### EXERCISE PROMPT
List the lines of this listing that hold the word "planner".

### DATA FOR REVIEW
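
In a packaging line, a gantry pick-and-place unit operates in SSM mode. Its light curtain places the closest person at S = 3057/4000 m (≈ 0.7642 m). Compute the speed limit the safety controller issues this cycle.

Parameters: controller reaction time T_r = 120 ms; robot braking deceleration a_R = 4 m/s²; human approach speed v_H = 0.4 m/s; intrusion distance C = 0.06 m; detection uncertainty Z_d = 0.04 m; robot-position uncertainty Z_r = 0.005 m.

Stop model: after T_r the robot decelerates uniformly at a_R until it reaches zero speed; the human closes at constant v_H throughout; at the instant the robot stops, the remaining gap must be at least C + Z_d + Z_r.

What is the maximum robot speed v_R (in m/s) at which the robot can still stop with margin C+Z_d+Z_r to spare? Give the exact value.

at the boundary: (1/8)·v² + (11/50)·v + (-489/800) = 0
  disc = (11/50)² − 4·(1/8)·(-489/800) = 14161/40000 ; √disc = 119/200
  v_R = (−(11/50) + 119/200) / (2·(1/8)) = 3/2 m/s
check:
braking lasts T_s = (3/2)/4 = 0.3750 s
robot in T_r: 1.5000·0.1200 = 0.1800 m
braking distance = 1.5000²/(2·4.0000) = 0.2812 m
human closes 0.4000·0.4950 = 0.1980 m
residual clearance needed = 0.0600+0.0400+0.0050 = 0.1050 m
sum ≈ 0.1800+0.2812+0.1980+0.1050 ≈ 0.7642 m = S ✓

v_R_max = 3/2 m/s = 1.5000 m/s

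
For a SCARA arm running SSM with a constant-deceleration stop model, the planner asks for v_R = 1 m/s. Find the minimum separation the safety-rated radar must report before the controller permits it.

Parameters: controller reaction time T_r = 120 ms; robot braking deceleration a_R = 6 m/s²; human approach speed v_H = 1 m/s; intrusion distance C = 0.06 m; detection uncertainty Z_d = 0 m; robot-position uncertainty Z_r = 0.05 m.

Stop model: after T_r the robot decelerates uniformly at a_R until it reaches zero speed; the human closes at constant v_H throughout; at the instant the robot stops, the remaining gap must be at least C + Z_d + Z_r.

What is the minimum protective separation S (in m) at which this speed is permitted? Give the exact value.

stop time T_s = 1/6 = 0.1667 s
robot in T_r: 1.0000·0.1200 = 0.1200 m
braking distance = 1.0000²/(2·6.0000) = 0.0833 m
human closes 1.0000·0.2867 = 0.2867 m
residual clearance needed = 0.0600+0.0000+0.0500 = 0.1100 m
S_min ≈ 0.1200+0.0833+0.2867+0.1100  ⇒  S_min = 3/5 m

S_min = 3/5 m = 0.6000 m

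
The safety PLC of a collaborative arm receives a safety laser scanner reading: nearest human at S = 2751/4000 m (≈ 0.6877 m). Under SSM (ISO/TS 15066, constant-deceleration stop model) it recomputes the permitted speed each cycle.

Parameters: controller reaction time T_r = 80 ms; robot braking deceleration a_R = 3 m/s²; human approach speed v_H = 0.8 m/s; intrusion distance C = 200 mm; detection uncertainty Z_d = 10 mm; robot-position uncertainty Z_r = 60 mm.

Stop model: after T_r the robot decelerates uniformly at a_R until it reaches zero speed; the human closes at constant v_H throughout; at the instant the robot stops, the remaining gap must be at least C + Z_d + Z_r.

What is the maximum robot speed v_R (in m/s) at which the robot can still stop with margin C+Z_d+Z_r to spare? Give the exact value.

v_R_max = 3/4 m/s = 0.7500 m/s

collect terms ⇒ (1/6)·v_R² + (26/75)·v_R + (-283/800) = 0
  disc = (26/75)² − 4·(1/6)·(-283/800) = 32041/90000 ; √disc = 179/300
  v_R = (−(26/75) + 179/300) / (2·(1/6)) = 3/4 m/s
check:
stop time T_s = (3/4)/3 = 0.2500 s
robot covers v_R·T_r = 0.7500·0.0800 = 0.0600 m before braking
robot under decel: 0.7500²/(2·3.0000) = 0.0938 m
human over T_r+T_s: 0.8000·(0.0800+0.2500) = 0.2640 m
margins: 0.2000+0.0100+0.0600 = 0.2700 m
sum ≈ 0.0600+0.0938+0.2640+0.2700 ≈ 0.6877 m = S ✓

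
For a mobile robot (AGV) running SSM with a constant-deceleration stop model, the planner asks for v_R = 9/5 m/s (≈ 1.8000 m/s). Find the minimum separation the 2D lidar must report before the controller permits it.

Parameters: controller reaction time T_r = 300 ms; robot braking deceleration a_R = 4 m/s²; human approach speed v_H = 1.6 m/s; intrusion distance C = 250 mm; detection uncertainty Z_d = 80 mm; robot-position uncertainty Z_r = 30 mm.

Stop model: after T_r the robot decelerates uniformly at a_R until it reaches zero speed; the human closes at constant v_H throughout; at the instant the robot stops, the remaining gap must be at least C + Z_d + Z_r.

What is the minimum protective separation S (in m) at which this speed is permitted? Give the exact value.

S_min = 501/200 m = 2.5050 m

stop time T_s = (9/5)/4 = 0.4500 s
robot covers v_R·T_r = 1.8000·0.3000 = 0.5400 m before braking
robot under decel: 1.8000²/(2·4.0000) = 0.4050 m
human over T_r+T_s: 1.6000·(0.3000+0.4500) = 1.2000 m
C+Z_d+Z_r = 0.2500+0.0800+0.0300 = 0.3600 m
S_min ≈ 0.5400+0.4050+1.2000+0.3600  ⇒  S_min = 501/200 m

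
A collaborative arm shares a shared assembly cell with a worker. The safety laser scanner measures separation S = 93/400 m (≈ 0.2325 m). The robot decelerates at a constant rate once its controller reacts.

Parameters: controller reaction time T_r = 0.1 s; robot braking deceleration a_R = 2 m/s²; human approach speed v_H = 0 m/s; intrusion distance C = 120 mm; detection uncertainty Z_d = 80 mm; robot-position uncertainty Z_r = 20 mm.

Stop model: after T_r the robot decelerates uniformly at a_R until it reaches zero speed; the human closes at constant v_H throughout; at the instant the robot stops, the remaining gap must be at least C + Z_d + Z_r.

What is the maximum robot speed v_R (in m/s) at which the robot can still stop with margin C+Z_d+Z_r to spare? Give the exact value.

v_R_max = 1/10 m/s = 0.1000 m/s

at the boundary: (1/4)·v² + (1/10)·v + (-1/80) = 0
  disc = (1/10)² − 4·(1/4)·(-1/80) = 9/400 ; √disc = 3/20
  v_R = (−(1/10) + 3/20) / (2·(1/4)) = 1/10 m/s
check:
stop time T_s = (1/10)/2 = 0.0500 s
robot in T_r: 0.1000·0.1000 = 0.0100 m
robot covers 0.1000·0.0500 − ½·2.0000·0.0500² = 0.0025 m while stopping
human closes 0.0000·0.1500 = 0.0000 m
margins: 0.1200+0.0800+0.0200 = 0.2200 m
sum ≈ 0.0100+0.0025+0.0000+0.2200 ≈ 0.2325 m = S ✓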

### WRITTEN SOLUTION
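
For a SCARA arm running SSM with a constant-deceleration stop model, the planner asks for v_R = 1 m/s. Find the minimum separation the safety-rated radar must report before the controller permits it.
For a mobile robot (AGV) running SSM with a constant-deceleration stop model, the planner asks for v_R = 9/5 m/s (≈ 1.8000 m/s). Find the minimum separation the 2D lidar must report before the controller permits it.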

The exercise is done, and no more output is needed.